TASK REQUIREMENTS: Return nothing but the lines from the line containing "Answer: -132" through the last line of the records, reproduced exactly.

EXCERPTED RECORDS:
┌────────

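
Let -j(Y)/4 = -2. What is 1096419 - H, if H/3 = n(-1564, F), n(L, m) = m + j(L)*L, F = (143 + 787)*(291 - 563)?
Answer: 1892835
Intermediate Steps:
F = -252960 (F = 930*(-272) = -252960)
j(Y) = 8 (j(Y) = -4*(-2) = 8)
n(L, m) = m + 8*L
H = -796416 (H = 3*(-252960 + 8*(-1564)) = 3*(-252960 - 12512) = 3*(-265472) = -796416)
1096419 - H = 1096419 - 1*(-796416) = 1096419 + 796416 = 1892835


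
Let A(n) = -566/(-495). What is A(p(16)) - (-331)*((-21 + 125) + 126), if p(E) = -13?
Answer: 37684916/495 ≈ 76131.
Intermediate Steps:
A(n) = 566/495 (A(n) = -566*(-1/495) = 566/495)
A(p(16)) - (-331)*((-21 + 125) + 126) = 566/495 - (-331)*((-21 + 125) + 126) = 566/495 - (-331)*(104 + 126) = 566/495 - (-331)*230 = 566/495 - 1*(-76130) = 566/495 + 76130 = 37684916/495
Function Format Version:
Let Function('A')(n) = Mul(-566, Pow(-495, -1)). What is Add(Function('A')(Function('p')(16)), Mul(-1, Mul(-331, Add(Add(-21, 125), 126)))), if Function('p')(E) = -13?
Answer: Rational(37684916, 495) ≈ 76131.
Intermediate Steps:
Function('A')(n) = Rational(566, 495) (Function('A')(n) = Mul(-566, Rational(-1, 495)) = Rational(566, 495))
Add(Function('A')(Function('p')(16)), Mul(-1, Mul(-331, Add(Add(-21, 125), 126)))) = Add(Rational(566, 495), Mul(-1, Mul(-331, Add(Add(-21, 125), 126)))) = Add(Rational(566, 495), Mul(-1, Mul(-331, Add(104, 126)))) = Add(Rational(566, 495), Mul(-1, Mul(-331, 230))) = Add(Rational(566, 495), Mul(-1, -76130)) = Add(Rational(566, 495), 76130) = Rational(37684916, 495)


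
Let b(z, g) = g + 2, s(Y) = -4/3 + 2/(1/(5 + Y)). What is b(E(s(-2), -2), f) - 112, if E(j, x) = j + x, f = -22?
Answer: -132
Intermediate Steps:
s(Y) = 26/3 + 2*Y (s(Y) = -4*⅓ + 2*(5 + Y) = -4/3 + (10 + 2*Y) = 26/3 + 2*Y)
b(z, g) = 2 + g
b(E(s(-2), -2), f) - 112 = (2 - 22) - 112 = -20 - 112 = -132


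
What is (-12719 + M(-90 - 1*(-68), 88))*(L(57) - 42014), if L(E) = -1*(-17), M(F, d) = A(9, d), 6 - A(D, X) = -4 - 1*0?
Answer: 533739873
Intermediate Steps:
A(D, X) = 10 (A(D, X) = 6 - (-4 - 1*0) = 6 - (-4 + 0) = 6 - 1*(-4) = 6 + 4 = 10)
M(F, d) = 10
L(E) = 17
(-12719 + M(-90 - 1*(-68), 88))*(L(57) - 42014) = (-12719 + 10)*(17 - 42014) = -12709*(-41997) = 533739873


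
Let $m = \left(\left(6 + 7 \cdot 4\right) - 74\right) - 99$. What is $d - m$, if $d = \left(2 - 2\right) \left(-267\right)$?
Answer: $139$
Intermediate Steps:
$m = -139$ ($m = \left(\left(6 + 28\right) - 74\right) - 99 = \left(34 - 74\right) - 99 = -40 - 99 = -139$)
$d = 0$ ($d = 0 \left(-267\right) = 0$)
$d - m = 0 - -139 = 0 + 139 = 139$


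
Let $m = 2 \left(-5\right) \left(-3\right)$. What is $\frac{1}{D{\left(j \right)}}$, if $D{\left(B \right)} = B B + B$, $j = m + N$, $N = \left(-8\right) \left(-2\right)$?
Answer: $\frac{1}{2162} \approx 0.00046253$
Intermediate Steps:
$m = 30$ ($m = \left(-10\right) \left(-3\right) = 30$)
$N = 16$
$j = 46$ ($j = 30 + 16 = 46$)
$D{\left(B \right)} = B + B^{2}$ ($D{\left(B \right)} = B^{2} + B = B + B^{2}$)
$\frac{1}{D{\left(j \right)}} = \frac{1}{46 \left(1 + 46\right)} = \frac{1}{46 \cdot 47} = \frac{1}{2162}$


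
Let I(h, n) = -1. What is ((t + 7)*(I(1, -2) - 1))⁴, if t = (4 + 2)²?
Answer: 54700816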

└────────

RESULT FOR THIS EXERCISE:
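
Answer: -132
Intermediate Steps:
s(Y) = 26/3 + 2*Y (s(Y) = -4*⅓ + 2*(5 + Y) = -4/3 + (10 + 2*Y) = 26/3 + 2*Y)
b(z, g) = 2 + g
b(E(s(-2), -2), f) - 112 = (2 - 22) - 112 = -20 - 112 = -132


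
What is (-12719 + M(-90 - 1*(-68), 88))*(L(57) - 42014), if L(E) = -1*(-17), M(F, d) = A(9, d), 6 - A(D, X) = -4 - 1*0?
Answer: 533739873
Intermediate Steps:
A(D, X) = 10 (A(D, X) = 6 - (-4 - 1*0) = 6 - (-4 + 0) = 6 - 1*(-4) = 6 + 4 = 10)
M(F, d) = 10
L(E) = 17
(-12719 + M(-90 - 1*(-68), 88))*(L(57) - 42014) = (-12719 + 10)*(17 - 42014) = -12709*(-41997) = 533739873


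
Let $m = \left(\left(6 + 7 \cdot 4\right) - 74\right) - 99$. What is $d - m$, if $d = \left(2 - 2\right) \left(-267\right)$?
Answer: $139$
Intermediate Steps:
$m = -139$ ($m = \left(\left(6 + 28\right) - 74\right) - 99 = \left(34 - 74\right) - 99 = -40 - 99 = -139$)
$d = 0$ ($d = 0 \left(-267\right) = 0$)
$d - m = 0 - -139 = 0 + 139 = 139$


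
Let $m = 2 \left(-5\right) \left(-3\right)$. What is $\frac{1}{D{\left(j \right)}}$, if $D{\left(B \right)} = B B + B$, $j = m + N$, $N = \left(-8\right) \left(-2\right)$?
Answer: $\frac{1}{2162} \approx 0.00046253$
Intermediate Steps:
$m = 30$ ($m = \left(-10\right) \left(-3\right) = 30$)
$N = 16$
$j = 46$ ($j = 30 + 16 = 46$)
$D{\left(B \right)} = B + B^{2}$ ($D{\left(B \right)} = B^{2} + B = B + B^{2}$)
$\frac{1}{D{\left(j \right)}} = \frac{1}{46 \left(1 + 46\right)} = \frac{1}{46 \cdot 47} = \frac{1}{2162}$


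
Let I(h, n) = -1. What is ((t + 7)*(I(1, -2) - 1))⁴, if t = (4 + 2)²?
Answer: 54700816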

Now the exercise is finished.